> **TASK GOAL**:
Every record must be copied exactly.

> **DATA TO EXAMINE**:
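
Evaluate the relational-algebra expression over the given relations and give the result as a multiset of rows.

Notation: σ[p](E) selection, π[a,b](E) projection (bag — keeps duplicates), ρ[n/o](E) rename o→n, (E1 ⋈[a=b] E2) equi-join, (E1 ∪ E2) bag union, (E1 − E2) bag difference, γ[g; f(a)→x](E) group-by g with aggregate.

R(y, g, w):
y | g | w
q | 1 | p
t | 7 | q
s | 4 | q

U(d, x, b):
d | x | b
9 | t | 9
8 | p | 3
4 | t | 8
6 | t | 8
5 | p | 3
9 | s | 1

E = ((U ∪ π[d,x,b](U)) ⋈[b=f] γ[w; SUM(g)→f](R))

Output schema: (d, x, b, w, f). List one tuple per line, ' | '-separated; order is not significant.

Per-node cardinality:
  U → 6
  U → 6
  π[d,x,b](U) → 6
  (U ∪ π[d,x,b](U)) → 12
  R → 3
  γ[w; SUM(g)→f](R) → 2
  ((U ∪ π[d,x,b](U)) ⋈[b=f] γ[w; SUM(g)→f](R)) → 2

== RESULT ==
d | x | b | w | f
9 | s | 1 | p | 1
9 | s | 1 | p | 1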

> **THE ANSWER**:
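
Evaluate the relational-algebra expression over the given relations and give the result as a multiset of rows.

Notation: σ[p](E) selection, π[a,b](E) projection (bag — keeps duplicates), ρ[n/o](E) rename o→n, (E1 ⋈[a=b] E2) equi-join, (E1 ∪ E2) bag union, (E1 − E2) bag difference, γ[g; f(a)→x](E) group-by g with aggregate.

R(y, g, w):
y | g | w
q | 1 | p
t | 7 | q
s | 4 | q

U(d, x, b):
d | x | b
9 | t | 9
8 | p | 3
4 | t | 8
6 | t | 8
5 | p | 3
9 | s | 1

E = ((U ∪ π[d,x,b](U)) ⋈[b=f] γ[w; SUM(g)→f](R))

Output schema: (d, x, b, w, f). List one tuple per line, ' | '-separated; order is not significant.

Per-node cardinality:
  U → 6
  U → 6
  π[d,x,b](U) → 6
  (U ∪ π[d,x,b](U)) → 12
  R → 3
  γ[w; SUM(g)→f](R) → 2
  ((U ∪ π[d,x,b](U)) ⋈[b=f] γ[w; SUM(g)→f](R)) → 2

== RESULT ==
d | x | b | w | f
9 | s | 1 | p | 1
9 | s | 1 | p | 1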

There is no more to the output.